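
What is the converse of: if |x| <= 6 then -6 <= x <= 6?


The converse of (P → Q) is (Q → P). It is not in general equivalent to the original.
Here P = '|x| <= 6' and Q = '-6 <= x <= 6'.

If -6 <= x <= 6, then |x| <= 6.


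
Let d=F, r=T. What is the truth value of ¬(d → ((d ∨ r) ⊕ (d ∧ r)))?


Substitute d=F, r=T:
d ∨ r = F ∨ T = T
d ∧ r = F ∧ T = F
(d ∨ r) ⊕ (d ∧ r) = T ⊕ F = T
d → ((d ∨ r) ⊕ (d ∧ r)) = F → T = T
¬(d → ((d ∨ r) ⊕ (d ∧ r))) = F

F


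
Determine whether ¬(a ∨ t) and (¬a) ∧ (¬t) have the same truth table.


Compare truth tables:
a | t | φ | ψ
-------------
F | F | T | T
T | F | F | F
F | T | F | F
T | T | F | F
The columns φ and ψ agree on every row.

Yes, they are logically equivalent.


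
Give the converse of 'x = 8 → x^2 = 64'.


The converse of (P → Q) is (Q → P). It is not in general equivalent to the original.
Here P = 'x = 8' and Q = 'x^2 = 64'.

If x^2 = 64, then x = 8.


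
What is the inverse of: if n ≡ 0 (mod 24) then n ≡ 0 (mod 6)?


The inverse of (P → Q) is (¬P → ¬Q). It is equivalent to the converse, not to the original.
Here P = 'n ≡ 0 (mod 24)' and Q = 'n ≡ 0 (mod 6)'.

If not (n ≡ 0 (mod 24)), then not (n ≡ 0 (mod 6)).


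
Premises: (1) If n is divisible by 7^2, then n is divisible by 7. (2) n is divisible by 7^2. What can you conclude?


Modus ponens: from (P → Q) and P, infer Q.
P = 'n is divisible by 7^2' is asserted, and P → Q holds, so Q follows.

n is divisible by 7.


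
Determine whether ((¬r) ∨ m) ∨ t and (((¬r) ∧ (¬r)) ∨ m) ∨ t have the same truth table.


Compare truth tables:
m | r | t | φ | ψ
-----------------
F | F | F | T | T
T | F | F | T | T
F | T | F | F | F
T | T | F | T | T
F | F | T | T | T
T | F | T | T | T
F | T | T | T | T
T | T | T | T | T
The columns φ and ψ agree on every row.

Yes, they are logically equivalent.


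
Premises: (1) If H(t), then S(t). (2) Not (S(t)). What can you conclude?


Modus tollens: from (P → Q) and ¬Q, infer ¬P.
Q = 'S(t)' is denied; since P → Q, P must also fail.

Not (H(t)).


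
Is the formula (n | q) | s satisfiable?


Search for a satisfying assignment over {n, q, s}.
Try n=True, q=False, s=False: the formula evaluates to True.
A satisfying assignment exists.

Satisfiable.


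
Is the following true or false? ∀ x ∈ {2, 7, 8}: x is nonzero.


Evaluate the predicate on each element: 2:T, 7:T, 8:T.
Every element satisfies the predicate.

T


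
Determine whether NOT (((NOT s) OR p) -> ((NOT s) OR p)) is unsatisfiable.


Truth table over {p, s}:
p | s | φ
---------
F | F | F
T | F | F
F | T | F
T | T | F
Every row is false.

Yes, it is a contradiction.


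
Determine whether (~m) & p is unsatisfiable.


Truth table over {m, p}:
m | p | φ
---------
False | False | False
True | False | False
False | True | True
True | True | False
Satisfying assignment at row 3: m=False, p=True gives True.

No, it is not a contradiction.


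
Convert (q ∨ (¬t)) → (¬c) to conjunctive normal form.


Step 1: Rewrite as ¬(q ∨ (¬t)) ∨ (¬c) = (¬q ∧ ¬(¬t)) ∨ (¬c).
Step 2: Distribute ∨ over ∧.
Step 3: Eliminate any double negations (¬¬X = X).

((¬q) ∨ (¬c)) ∧ (t ∨ (¬c))


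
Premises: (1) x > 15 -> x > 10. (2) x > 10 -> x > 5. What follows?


Hypothetical syllogism: from (P → Q) and (Q → R), infer (P → R).
Chain the two implications through the shared middle term 'x > 10'.

x > 15 -> x > 5


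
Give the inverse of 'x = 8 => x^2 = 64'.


The inverse of (P → Q) is (¬P → ¬Q). It is equivalent to the converse, not to the original.
Here P = 'x = 8' and Q = 'x^2 = 64'.

If not (x = 8), then not (x^2 = 64).


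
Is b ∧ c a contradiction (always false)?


Truth table over {b, c}:
b | c | φ
---------
F | F | F
T | F | F
F | T | F
T | T | T
Satisfying assignment at row 4: b=T, c=T gives T.

No, it is not a contradiction.


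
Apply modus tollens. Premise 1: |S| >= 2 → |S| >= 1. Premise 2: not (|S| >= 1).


Modus tollens: from (P → Q) and ¬Q, infer ¬P.
Q = '|S| >= 1' is denied; since P → Q, P must also fail.

Not (|S| >= 2).


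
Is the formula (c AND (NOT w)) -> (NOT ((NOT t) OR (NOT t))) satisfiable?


Search for a satisfying assignment over {c, t, w}.
Try c=F, t=F, w=F: the formula evaluates to T.
A satisfying assignment exists.

Satisfiable.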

::::::

[ACTIVITY] In your answer, reproduce every entry exactly as it was written.

[ANSWER AREA]
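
What is the converse of: if |x| <= 6 then -6 <= x <= 6?


The converse of (P → Q) is (Q → P). It is not in general equivalent to the original.
Here P = '|x| <= 6' and Q = '-6 <= x <= 6'.

If -6 <= x <= 6, then |x| <= 6.


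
Let d=F, r=T. What is the truth value of ¬(d → ((d ∨ r) ⊕ (d ∧ r)))?


Substitute d=F, r=T:
d ∨ r = F ∨ T = T
d ∧ r = F ∧ T = F
(d ∨ r) ⊕ (d ∧ r) = T ⊕ F = T
d → ((d ∨ r) ⊕ (d ∧ r)) = F → T = T
¬(d → ((d ∨ r) ⊕ (d ∧ r))) = F

F


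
Determine whether ¬(a ∨ t) and (¬a) ∧ (¬t) have the same truth table.


Compare truth tables:
a | t | φ | ψ
-------------
F | F | T | T
T | F | F | F
F | T | F | F
T | T | F | F
The columns φ and ψ agree on every row.

Yes, they are logically equivalent.


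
Give the converse of 'x = 8 → x^2 = 64'.


The converse of (P → Q) is (Q → P). It is not in general equivalent to the original.
Here P = 'x = 8' and Q = 'x^2 = 64'.

If x^2 = 64, then x = 8.


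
What is the inverse of: if n ≡ 0 (mod 24) then n ≡ 0 (mod 6)?


The inverse of (P → Q) is (¬P → ¬Q). It is equivalent to the converse, not to the original.
Here P = 'n ≡ 0 (mod 24)' and Q = 'n ≡ 0 (mod 6)'.

If not (n ≡ 0 (mod 24)), then not (n ≡ 0 (mod 6)).


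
Premises: (1) If n is divisible by 7^2, then n is divisible by 7. (2) n is divisible by 7^2. What can you conclude?


Modus ponens: from (P → Q) and P, infer Q.
P = 'n is divisible by 7^2' is asserted, and P → Q holds, so Q follows.

n is divisible by 7.


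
Determine whether ((¬r) ∨ m) ∨ t and (((¬r) ∧ (¬r)) ∨ m) ∨ t have the same truth table.


Compare truth tables:
m | r | t | φ | ψ
-----------------
F | F | F | T | T
T | F | F | T | T
F | T | F | F | F
T | T | F | T | T
F | F | T | T | T
T | F | T | T | T
F | T | T | T | T
T | T | T | T | T
The columns φ and ψ agree on every row.

Yes, they are logically equivalent.


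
Premises: (1) If H(t), then S(t). (2) Not (S(t)). What can you conclude?


Modus tollens: from (P → Q) and ¬Q, infer ¬P.
Q = 'S(t)' is denied; since P → Q, P must also fail.

Not (H(t)).


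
Is the formula (n | q) | s satisfiable?


Search for a satisfying assignment over {n, q, s}.
Try n=True, q=False, s=False: the formula evaluates to True.
A satisfying assignment exists.

Satisfiable.


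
Is the following true or false? ∀ x ∈ {2, 7, 8}: x is nonzero.


Evaluate the predicate on each element: 2:T, 7:T, 8:T.
Every element satisfies the predicate.

T


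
Determine whether NOT (((NOT s) OR p) -> ((NOT s) OR p)) is unsatisfiable.


Truth table over {p, s}:
p | s | φ
---------
F | F | F
T | F | F
F | T | F
T | T | F
Every row is false.

Yes, it is a contradiction.


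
Determine whether (~m) & p is unsatisfiable.


Truth table over {m, p}:
m | p | φ
---------
False | False | False
True | False | False
False | True | True
True | True | False
Satisfying assignment at row 3: m=False, p=True gives True.

No, it is not a contradiction.


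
Convert (q ∨ (¬t)) → (¬c) to conjunctive normal form.


Step 1: Rewrite as ¬(q ∨ (¬t)) ∨ (¬c) = (¬q ∧ ¬(¬t)) ∨ (¬c).
Step 2: Distribute ∨ over ∧.
Step 3: Eliminate any double negations (¬¬X = X).

((¬q) ∨ (¬c)) ∧ (t ∨ (¬c))


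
Premises: (1) x > 15 -> x > 10. (2) x > 10 -> x > 5. What follows?


Hypothetical syllogism: from (P → Q) and (Q → R), infer (P → R).
Chain the two implications through the shared middle term 'x > 10'.

x > 15 -> x > 5


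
Give the inverse of 'x = 8 => x^2 = 64'.


The inverse of (P → Q) is (¬P → ¬Q). It is equivalent to the converse, not to the original.
Here P = 'x = 8' and Q = 'x^2 = 64'.

If not (x = 8), then not (x^2 = 64).


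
Is b ∧ c a contradiction (always false)?


Truth table over {b, c}:
b | c | φ
---------
F | F | F
T | F | F
F | T | F
T | T | T
Satisfying assignment at row 4: b=T, c=T gives T.

No, it is not a contradiction.


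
Apply modus tollens. Premise 1: |S| >= 2 → |S| >= 1. Premise 2: not (|S| >= 1).


Modus tollens: from (P → Q) and ¬Q, infer ¬P.
Q = '|S| >= 1' is denied; since P → Q, P must also fail.

Not (|S| >= 2).


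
Is the formula (c AND (NOT w)) -> (NOT ((NOT t) OR (NOT t))) satisfiable?


Search for a satisfying assignment over {c, t, w}.
Try c=F, t=F, w=F: the formula evaluates to T.
A satisfying assignment exists.

Satisfiable.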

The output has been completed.